→ Your assignment:
Every line from the one containing "T1: shear: y ← y + 1/2·x" to the one containing "T5: translate by (2, -4, -6)" in the records below, both included, must be set down exactly, and no other line.

********************

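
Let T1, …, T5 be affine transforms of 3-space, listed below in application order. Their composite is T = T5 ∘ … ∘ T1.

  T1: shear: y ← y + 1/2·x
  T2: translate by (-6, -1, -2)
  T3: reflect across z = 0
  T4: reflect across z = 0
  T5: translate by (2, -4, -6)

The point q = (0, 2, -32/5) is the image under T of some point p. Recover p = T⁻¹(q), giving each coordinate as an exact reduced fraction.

p = (4, 5, 8/5)

T1 = [1 0 0 0; 1/2 1 0 0; 0 0 1 0; 0 0 0 1]
T2·T1 = [1 0 0 -6; 1/2 1 0 -1; 0 0 1 -2; 0 0 0 1]
T3·…·T1 = [1 0 0 -6; 1/2 1 0 -1; 0 0 -1 2; 0 0 0 1]
T4·…·T1 = [1 0 0 -6; 1/2 1 0 -1; 0 0 1 -2; 0 0 0 1]
T5·…·T1 = [1 0 0 -4; 1/2 1 0 -5; 0 0 1 -8; 0 0 0 1]
det M = 1; M⁻¹ = [1 0 0 4; -1/2 1 0 3; 0 0 1 8; 0 0 0 1]
M⁻¹ · (0, 2, -32/5)ᵀ = (4, 5, 8/5)ᵀ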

********************

→ Answer for this exercise:
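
  T1: shear: y ← y + 1/2·x
  T2: translate by (-6, -1, -2)
  T3: reflect across z = 0
  T4: reflect across z = 0
  T5: translate by (2, -4, -6)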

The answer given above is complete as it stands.